> _EXERCISE INSTRUCTIONS_: In the entries below, find the line with "Decide whether the" and the line with "F(X, Y, Z) = -2*X**2 - 3*X*Y". Reproduce those two lines and every line between them exactly, and nothing more.

> _Collected data_:
[Start of Attachment]

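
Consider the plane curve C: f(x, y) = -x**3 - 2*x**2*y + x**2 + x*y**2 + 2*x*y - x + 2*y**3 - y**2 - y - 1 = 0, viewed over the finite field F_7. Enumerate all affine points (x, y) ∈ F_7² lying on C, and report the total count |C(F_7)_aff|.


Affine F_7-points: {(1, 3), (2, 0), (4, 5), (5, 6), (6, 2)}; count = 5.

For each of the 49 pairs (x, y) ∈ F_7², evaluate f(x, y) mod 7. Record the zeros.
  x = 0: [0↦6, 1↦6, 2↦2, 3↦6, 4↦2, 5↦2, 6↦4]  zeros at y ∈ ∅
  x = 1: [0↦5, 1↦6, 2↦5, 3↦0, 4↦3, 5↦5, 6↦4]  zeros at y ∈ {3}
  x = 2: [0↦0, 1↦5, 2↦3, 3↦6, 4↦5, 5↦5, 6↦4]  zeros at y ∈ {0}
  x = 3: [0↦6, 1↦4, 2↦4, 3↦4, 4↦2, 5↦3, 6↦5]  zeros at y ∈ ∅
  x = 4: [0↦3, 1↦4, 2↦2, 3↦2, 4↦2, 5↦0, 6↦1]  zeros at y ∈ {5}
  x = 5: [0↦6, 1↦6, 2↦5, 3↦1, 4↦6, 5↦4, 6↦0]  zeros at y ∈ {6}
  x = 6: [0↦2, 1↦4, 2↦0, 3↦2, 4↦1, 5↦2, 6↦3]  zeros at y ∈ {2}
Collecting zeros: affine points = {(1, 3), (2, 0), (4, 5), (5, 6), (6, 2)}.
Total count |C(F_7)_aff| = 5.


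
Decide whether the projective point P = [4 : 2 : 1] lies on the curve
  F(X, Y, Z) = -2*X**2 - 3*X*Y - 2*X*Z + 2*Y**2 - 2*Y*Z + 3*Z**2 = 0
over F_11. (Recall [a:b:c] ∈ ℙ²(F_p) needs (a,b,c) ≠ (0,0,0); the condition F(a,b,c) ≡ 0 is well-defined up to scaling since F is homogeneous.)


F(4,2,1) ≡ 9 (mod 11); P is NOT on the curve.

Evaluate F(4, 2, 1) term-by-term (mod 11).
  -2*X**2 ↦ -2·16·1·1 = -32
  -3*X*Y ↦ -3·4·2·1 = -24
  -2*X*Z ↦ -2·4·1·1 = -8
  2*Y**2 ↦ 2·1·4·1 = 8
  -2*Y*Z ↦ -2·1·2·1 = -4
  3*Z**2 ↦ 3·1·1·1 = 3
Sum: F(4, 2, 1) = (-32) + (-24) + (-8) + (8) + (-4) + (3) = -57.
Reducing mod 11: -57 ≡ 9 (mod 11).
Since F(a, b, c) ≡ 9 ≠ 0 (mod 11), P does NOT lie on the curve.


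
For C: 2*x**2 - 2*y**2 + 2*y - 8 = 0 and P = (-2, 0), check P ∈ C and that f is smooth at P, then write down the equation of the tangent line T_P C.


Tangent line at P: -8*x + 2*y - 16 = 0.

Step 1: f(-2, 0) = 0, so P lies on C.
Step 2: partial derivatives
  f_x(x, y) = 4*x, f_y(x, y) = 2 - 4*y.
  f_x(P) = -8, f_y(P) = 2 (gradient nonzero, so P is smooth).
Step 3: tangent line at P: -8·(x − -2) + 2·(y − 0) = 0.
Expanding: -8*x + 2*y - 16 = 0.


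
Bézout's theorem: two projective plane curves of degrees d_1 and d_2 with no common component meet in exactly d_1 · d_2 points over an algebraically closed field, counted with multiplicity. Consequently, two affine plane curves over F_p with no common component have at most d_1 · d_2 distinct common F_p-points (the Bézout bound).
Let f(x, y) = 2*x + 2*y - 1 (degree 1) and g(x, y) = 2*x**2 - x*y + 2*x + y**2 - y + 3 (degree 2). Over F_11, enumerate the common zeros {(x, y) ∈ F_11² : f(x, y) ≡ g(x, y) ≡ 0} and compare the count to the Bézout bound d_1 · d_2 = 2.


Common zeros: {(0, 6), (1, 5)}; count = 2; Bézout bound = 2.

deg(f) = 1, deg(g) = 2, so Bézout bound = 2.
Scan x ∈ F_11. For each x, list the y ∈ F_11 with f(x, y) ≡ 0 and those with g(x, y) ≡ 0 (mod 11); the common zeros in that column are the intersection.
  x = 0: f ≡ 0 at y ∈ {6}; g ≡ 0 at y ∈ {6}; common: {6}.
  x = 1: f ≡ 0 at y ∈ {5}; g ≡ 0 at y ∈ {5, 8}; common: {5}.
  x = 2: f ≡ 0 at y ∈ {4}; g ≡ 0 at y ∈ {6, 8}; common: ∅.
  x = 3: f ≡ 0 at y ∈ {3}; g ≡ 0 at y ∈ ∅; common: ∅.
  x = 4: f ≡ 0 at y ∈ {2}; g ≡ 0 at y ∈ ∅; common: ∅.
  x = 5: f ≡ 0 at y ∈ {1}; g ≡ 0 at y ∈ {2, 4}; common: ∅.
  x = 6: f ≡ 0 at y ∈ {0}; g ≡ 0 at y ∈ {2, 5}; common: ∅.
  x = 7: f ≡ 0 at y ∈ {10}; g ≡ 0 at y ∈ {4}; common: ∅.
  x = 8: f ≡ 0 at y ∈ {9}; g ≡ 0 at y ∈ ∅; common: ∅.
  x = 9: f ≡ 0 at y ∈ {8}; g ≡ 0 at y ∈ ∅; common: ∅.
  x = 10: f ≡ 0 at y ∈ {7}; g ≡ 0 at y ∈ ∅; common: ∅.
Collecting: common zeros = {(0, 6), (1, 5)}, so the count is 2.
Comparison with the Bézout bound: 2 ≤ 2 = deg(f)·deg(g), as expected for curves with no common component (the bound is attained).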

[End of Attachment]
[Start of Attachment]

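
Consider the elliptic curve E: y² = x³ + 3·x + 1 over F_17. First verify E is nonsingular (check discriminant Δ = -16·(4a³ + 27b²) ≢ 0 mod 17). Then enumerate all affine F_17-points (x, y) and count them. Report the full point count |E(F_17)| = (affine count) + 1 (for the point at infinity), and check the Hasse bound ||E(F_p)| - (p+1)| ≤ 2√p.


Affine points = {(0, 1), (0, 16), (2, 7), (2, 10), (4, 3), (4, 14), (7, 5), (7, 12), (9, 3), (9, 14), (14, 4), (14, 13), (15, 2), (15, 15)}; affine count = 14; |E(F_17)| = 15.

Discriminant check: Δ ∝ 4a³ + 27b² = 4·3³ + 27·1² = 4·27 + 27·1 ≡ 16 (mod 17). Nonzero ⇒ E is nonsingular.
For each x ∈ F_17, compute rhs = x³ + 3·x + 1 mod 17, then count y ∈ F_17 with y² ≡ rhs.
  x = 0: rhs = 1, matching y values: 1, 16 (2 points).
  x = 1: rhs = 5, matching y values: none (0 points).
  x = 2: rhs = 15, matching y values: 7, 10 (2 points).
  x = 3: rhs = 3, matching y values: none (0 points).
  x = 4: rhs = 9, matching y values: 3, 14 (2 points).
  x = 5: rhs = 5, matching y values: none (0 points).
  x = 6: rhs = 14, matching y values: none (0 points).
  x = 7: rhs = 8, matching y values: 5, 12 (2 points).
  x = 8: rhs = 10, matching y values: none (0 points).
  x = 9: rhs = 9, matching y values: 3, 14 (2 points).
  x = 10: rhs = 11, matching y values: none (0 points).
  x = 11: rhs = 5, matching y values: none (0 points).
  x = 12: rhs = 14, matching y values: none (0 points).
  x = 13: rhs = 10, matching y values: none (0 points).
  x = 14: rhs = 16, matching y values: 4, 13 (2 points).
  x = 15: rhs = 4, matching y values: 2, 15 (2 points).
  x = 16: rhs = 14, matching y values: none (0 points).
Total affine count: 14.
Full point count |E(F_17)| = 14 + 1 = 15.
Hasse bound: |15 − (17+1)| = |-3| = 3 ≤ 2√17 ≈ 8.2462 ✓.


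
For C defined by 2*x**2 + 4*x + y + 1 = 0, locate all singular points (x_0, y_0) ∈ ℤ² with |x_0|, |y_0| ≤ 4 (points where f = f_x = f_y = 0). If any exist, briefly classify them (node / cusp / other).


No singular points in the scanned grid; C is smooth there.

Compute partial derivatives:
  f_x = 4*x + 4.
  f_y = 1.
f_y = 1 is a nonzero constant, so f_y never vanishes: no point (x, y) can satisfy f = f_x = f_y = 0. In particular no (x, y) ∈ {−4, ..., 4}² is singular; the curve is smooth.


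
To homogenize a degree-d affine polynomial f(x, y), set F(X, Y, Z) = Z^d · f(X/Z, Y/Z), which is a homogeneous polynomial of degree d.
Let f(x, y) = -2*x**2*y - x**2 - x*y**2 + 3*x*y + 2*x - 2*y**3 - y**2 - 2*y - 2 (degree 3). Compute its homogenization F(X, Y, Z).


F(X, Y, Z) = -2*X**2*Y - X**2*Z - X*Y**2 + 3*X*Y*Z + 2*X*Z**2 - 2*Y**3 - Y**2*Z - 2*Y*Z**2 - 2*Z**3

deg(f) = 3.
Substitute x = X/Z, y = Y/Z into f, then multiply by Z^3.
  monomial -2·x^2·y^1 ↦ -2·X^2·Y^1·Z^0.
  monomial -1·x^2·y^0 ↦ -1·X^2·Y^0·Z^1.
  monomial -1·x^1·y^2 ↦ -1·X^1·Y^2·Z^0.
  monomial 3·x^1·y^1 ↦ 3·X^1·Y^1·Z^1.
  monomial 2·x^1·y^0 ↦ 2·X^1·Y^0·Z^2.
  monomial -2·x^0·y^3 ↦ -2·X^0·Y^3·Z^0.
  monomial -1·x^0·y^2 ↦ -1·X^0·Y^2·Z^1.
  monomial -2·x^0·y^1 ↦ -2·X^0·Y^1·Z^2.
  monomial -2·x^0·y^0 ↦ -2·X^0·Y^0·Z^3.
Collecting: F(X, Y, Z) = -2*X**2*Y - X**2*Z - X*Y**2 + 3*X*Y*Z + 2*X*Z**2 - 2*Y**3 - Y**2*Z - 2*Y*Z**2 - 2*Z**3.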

[End of Attachment]
[Start of Attachment]

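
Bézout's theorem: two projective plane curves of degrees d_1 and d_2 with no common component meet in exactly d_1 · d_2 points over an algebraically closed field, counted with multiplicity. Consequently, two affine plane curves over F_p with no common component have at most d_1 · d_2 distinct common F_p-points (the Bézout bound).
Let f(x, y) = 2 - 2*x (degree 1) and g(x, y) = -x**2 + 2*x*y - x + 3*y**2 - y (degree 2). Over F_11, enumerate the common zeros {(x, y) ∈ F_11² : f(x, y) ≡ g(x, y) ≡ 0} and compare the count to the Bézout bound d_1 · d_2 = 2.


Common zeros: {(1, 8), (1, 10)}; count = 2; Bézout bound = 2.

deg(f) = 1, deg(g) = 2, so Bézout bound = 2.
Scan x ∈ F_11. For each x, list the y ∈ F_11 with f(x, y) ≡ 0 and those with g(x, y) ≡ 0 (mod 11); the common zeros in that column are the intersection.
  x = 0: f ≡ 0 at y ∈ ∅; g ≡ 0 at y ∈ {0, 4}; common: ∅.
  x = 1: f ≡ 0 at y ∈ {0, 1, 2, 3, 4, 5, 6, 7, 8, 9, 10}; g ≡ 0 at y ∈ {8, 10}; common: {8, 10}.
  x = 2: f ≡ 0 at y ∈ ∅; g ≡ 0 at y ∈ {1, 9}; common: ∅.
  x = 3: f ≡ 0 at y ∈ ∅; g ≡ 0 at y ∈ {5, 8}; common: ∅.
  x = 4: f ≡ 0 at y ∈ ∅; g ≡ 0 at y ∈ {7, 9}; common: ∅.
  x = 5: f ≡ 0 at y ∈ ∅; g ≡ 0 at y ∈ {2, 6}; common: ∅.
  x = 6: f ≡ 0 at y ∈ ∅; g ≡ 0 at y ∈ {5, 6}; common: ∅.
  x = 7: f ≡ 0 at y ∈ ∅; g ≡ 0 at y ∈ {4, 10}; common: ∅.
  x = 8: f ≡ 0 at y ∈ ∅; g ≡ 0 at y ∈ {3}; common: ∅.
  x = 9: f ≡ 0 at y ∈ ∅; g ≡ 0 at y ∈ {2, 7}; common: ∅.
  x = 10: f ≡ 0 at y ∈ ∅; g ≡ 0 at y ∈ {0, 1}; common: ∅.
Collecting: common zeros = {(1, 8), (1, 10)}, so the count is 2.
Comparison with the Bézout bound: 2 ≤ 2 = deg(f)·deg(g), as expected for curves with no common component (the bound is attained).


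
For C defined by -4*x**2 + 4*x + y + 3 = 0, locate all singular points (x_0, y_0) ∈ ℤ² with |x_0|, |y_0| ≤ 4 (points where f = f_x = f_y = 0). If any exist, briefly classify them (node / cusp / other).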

[End of Attachment]

> _EXERCISE OUTPUT_:
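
Decide whether the projective point P = [4 : 2 : 1] lies on the curve
  F(X, Y, Z) = -2*X**2 - 3*X*Y - 2*X*Z + 2*Y**2 - 2*Y*Z + 3*Z**2 = 0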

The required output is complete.